- THE TASK
Set down again exactly the lines of the listing below that fall between the line holding "v→s36, q→s12, ε→s35" and the line holding "s22: v→s22, 6→s22, 6→s33, u→s22, q→s22, 3→s22", inclusive.

Start of RAW DATA

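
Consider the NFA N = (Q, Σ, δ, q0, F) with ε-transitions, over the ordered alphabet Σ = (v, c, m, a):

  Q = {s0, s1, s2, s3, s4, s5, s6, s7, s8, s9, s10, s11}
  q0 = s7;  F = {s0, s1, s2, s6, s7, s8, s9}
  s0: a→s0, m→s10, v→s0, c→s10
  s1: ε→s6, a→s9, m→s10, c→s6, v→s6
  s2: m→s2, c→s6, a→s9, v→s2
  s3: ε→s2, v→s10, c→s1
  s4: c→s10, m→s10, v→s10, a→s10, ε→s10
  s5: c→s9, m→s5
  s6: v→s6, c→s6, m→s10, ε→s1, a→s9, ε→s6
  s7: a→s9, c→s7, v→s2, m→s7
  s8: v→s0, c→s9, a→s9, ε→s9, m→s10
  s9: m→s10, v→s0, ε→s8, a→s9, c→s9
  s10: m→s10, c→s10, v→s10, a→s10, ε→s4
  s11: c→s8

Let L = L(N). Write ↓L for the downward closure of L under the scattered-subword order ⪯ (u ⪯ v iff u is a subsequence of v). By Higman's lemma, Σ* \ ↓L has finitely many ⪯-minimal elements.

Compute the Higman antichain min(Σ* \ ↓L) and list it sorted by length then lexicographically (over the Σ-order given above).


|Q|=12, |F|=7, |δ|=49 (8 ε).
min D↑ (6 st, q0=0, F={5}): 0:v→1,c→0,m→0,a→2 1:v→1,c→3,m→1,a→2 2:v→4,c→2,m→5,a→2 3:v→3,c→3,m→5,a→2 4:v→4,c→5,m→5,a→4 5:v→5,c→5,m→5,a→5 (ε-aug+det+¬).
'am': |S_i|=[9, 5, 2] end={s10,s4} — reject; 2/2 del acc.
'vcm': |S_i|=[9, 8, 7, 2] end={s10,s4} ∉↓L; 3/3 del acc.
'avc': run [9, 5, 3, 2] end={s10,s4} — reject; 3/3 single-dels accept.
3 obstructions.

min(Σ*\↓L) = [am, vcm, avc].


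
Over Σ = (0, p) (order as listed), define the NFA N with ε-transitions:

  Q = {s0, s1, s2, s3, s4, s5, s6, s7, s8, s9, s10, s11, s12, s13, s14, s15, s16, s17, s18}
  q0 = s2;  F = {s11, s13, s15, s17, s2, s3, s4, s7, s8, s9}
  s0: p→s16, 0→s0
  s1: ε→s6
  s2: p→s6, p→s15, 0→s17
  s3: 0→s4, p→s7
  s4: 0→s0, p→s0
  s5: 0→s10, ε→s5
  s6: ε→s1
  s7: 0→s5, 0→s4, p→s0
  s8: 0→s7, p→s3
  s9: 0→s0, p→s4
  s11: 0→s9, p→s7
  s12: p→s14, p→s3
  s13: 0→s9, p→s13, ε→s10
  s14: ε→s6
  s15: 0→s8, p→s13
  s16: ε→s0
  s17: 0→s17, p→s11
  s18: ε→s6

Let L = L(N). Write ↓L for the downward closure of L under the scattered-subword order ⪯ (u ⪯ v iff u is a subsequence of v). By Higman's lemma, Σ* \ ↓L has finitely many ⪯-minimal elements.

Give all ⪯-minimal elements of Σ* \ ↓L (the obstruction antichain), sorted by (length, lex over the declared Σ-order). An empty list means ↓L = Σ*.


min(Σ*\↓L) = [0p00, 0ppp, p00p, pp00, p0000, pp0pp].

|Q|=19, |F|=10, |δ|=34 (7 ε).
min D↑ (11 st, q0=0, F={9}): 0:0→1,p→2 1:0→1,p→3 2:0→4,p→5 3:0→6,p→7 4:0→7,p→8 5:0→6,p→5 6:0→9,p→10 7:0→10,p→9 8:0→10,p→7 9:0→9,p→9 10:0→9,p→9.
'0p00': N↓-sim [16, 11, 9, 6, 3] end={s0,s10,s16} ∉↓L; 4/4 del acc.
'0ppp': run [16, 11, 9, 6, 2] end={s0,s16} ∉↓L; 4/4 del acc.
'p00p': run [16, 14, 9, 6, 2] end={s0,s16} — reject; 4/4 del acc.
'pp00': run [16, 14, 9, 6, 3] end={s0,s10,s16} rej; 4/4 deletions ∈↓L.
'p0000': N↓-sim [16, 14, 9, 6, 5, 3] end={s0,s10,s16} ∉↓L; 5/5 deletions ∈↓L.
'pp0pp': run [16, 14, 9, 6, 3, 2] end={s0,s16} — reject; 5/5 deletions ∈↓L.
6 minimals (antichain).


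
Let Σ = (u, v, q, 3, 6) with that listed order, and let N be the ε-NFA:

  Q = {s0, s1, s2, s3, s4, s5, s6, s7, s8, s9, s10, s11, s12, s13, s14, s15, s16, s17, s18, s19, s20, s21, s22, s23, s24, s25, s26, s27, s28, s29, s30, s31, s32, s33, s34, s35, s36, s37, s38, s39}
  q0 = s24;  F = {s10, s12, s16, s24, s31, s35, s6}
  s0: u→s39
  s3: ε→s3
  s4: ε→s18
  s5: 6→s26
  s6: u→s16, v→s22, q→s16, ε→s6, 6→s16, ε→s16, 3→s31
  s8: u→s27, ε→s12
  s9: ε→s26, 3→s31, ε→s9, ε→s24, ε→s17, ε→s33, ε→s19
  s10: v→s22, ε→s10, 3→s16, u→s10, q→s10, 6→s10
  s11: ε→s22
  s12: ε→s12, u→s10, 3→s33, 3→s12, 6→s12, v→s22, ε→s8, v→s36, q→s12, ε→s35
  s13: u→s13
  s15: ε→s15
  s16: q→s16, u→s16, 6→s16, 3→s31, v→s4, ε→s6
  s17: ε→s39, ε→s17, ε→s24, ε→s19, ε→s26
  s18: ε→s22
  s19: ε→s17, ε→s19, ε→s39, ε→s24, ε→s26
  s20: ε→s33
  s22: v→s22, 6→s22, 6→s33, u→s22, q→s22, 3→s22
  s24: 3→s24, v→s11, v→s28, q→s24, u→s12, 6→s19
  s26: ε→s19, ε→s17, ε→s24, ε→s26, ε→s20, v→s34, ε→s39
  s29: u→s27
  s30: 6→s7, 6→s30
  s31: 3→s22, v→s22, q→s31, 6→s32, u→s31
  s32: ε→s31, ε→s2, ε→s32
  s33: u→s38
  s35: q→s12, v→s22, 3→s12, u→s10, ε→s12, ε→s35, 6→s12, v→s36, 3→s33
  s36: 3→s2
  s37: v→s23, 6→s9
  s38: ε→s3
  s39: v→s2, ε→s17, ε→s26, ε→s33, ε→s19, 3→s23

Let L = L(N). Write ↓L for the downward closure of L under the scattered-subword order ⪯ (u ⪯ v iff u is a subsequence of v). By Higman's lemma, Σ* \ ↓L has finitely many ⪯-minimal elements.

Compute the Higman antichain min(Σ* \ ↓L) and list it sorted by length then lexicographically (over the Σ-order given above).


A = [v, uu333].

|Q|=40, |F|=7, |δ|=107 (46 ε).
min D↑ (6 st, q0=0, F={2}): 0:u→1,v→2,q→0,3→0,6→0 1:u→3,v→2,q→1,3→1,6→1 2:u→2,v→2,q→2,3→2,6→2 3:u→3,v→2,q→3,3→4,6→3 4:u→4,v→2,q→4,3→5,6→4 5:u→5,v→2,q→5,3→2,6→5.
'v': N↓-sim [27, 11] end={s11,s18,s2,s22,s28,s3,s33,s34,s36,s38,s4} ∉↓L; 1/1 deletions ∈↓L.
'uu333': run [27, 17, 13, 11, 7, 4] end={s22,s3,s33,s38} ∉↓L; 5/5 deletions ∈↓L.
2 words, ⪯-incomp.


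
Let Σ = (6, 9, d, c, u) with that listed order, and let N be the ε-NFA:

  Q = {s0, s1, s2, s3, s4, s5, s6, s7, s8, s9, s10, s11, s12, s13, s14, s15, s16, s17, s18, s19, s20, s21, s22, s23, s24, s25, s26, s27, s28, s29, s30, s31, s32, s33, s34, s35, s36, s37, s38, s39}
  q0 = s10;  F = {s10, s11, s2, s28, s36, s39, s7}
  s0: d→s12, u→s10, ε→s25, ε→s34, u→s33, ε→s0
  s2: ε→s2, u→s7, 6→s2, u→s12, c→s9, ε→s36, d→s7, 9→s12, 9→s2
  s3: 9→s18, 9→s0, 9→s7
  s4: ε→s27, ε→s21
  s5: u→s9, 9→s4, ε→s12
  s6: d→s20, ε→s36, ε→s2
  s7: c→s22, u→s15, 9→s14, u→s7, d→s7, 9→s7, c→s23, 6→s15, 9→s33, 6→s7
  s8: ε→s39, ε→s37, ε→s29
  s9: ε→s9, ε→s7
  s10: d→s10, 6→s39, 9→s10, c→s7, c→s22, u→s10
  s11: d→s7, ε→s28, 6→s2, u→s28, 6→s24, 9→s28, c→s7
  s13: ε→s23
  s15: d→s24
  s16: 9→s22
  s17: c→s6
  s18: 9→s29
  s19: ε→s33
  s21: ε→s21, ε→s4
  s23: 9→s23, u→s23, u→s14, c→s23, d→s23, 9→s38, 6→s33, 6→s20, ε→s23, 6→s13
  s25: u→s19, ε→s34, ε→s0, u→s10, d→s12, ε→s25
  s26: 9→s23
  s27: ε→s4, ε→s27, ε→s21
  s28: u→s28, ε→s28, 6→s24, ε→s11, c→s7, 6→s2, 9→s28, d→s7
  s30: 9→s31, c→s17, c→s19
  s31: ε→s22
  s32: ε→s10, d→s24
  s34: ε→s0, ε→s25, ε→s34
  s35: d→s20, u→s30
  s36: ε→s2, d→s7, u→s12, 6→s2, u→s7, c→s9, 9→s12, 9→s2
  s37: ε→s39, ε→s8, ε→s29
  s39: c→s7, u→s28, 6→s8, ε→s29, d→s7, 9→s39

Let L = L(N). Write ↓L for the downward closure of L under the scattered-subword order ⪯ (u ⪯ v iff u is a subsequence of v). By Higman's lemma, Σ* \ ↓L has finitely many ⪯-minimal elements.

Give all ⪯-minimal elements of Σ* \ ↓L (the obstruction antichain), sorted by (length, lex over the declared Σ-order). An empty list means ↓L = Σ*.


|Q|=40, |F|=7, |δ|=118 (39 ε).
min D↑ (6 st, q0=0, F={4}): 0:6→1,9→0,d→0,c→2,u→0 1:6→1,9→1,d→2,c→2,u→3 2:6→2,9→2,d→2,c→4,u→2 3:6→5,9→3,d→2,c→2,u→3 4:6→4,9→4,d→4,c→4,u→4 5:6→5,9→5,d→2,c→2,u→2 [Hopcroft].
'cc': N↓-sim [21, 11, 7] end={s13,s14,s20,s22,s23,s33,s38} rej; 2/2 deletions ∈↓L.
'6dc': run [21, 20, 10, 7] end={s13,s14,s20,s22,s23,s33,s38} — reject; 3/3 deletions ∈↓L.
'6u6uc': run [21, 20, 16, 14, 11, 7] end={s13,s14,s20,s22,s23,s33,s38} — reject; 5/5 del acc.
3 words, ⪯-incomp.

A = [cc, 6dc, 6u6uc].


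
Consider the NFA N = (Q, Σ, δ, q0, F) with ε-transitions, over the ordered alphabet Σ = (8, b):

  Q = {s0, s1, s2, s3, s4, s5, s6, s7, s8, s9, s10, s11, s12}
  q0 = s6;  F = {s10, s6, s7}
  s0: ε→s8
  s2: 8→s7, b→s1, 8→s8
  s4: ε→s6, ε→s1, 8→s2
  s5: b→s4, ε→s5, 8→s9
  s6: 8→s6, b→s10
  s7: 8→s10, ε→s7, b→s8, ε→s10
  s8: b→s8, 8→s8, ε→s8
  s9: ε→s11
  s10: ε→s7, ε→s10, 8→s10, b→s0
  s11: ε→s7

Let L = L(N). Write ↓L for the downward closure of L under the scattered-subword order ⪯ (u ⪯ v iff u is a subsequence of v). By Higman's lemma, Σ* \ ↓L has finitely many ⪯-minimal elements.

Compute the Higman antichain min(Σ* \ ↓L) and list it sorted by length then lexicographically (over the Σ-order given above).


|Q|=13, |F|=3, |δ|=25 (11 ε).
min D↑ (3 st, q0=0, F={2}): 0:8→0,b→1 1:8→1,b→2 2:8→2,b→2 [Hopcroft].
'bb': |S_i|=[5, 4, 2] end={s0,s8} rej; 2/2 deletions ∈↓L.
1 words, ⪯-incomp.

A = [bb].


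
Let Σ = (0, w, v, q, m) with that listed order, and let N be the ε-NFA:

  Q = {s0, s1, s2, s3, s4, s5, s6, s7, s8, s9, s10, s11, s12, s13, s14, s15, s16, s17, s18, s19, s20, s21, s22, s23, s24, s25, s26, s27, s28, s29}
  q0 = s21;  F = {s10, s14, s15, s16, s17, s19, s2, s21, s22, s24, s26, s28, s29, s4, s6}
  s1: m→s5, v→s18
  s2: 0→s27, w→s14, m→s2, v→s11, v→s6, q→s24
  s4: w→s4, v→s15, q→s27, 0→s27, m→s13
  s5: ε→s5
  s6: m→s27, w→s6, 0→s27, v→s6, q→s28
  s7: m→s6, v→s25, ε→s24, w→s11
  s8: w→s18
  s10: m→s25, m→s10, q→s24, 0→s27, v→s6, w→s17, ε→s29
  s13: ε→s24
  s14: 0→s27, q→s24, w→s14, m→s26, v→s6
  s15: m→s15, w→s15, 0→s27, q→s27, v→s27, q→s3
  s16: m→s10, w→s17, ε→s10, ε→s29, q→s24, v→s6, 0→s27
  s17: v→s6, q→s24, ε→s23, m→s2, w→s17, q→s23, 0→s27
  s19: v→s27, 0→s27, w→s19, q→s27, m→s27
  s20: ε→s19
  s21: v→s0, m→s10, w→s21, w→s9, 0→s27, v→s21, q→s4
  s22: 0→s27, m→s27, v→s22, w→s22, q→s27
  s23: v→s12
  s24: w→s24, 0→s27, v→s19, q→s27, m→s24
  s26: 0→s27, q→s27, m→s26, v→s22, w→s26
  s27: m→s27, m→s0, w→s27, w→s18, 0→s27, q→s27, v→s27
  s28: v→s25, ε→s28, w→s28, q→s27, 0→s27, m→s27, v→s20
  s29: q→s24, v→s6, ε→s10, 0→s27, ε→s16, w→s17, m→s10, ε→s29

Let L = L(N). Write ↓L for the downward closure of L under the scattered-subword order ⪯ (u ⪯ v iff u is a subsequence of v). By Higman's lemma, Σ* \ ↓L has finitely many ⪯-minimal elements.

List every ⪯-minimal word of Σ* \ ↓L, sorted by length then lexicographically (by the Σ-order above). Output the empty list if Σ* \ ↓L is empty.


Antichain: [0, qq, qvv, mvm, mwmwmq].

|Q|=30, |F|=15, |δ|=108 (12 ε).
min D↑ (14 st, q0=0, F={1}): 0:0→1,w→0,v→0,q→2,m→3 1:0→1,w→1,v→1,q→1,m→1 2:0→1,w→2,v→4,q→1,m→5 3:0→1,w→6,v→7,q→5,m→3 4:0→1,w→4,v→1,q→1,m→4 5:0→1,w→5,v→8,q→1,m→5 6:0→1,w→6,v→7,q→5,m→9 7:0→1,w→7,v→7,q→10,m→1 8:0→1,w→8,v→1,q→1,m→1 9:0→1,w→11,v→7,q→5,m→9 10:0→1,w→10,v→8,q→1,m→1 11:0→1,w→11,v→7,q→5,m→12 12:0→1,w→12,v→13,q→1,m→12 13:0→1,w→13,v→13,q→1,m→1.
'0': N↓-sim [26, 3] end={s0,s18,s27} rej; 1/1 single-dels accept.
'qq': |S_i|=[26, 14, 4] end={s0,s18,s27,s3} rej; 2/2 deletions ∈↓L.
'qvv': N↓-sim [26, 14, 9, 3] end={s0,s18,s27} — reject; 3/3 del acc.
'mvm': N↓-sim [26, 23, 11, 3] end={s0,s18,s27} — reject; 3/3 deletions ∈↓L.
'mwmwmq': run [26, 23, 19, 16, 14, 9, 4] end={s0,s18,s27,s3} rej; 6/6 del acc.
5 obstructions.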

End of RAW DATA

- OUTPUT
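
  s12: ε→s12, u→s10, 3→s33, 3→s12, 6→s12, v→s22, ε→s8, v→s36, q→s12, ε→s35
  s13: u→s13
  s15: ε→s15
  s16: q→s16, u→s16, 6→s16, 3→s31, v→s4, ε→s6
  s17: ε→s39, ε→s17, ε→s24, ε→s19, ε→s26
  s18: ε→s22
  s19: ε→s17, ε→s19, ε→s39, ε→s24, ε→s26
  s20: ε→s33
  s22: v→s22, 6→s22, 6→s33, u→s22, q→s22, 3→s22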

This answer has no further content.